Collected data entries:
--- START ---
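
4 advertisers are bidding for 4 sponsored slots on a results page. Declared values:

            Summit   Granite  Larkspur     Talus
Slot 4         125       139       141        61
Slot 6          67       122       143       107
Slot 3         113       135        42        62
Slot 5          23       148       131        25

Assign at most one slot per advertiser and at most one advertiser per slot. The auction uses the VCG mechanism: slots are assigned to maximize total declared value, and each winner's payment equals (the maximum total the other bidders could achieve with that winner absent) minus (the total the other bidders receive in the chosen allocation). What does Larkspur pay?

Efficient allocation: Summit→Slot 3 ($113), Granite→Slot 5 ($148), Larkspur→Slot 4 ($141), Talus→Slot 6 ($107); total welfare W = $509.
Larkspur receives Slot 4 at value $141, so the others get W − 141 = $368.
Without Larkspur: best allocation of the remaining 3 bidders over all 4 slots is Summit→Slot 4 ($125), Granite→Slot 5 ($148), Talus→Slot 6 ($107), total $380.
VCG payment = (others' best without Larkspur) − (others' welfare with Larkspur) = 380 − 368 = $12.

Larkspur pays $12.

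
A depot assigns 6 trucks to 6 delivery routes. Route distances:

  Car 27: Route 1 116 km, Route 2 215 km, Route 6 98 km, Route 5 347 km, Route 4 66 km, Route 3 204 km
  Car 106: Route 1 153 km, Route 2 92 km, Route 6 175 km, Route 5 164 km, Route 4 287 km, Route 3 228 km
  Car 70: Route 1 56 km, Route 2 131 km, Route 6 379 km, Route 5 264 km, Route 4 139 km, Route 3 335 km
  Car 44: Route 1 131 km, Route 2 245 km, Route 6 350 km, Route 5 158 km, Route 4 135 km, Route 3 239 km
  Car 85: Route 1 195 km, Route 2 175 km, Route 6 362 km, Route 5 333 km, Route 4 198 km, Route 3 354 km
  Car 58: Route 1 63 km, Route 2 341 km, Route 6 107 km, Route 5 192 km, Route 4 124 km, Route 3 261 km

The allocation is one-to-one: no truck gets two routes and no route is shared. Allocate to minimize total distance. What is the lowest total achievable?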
--- END ---
For the entries above, give only the number of lines that contain the word "routes".

2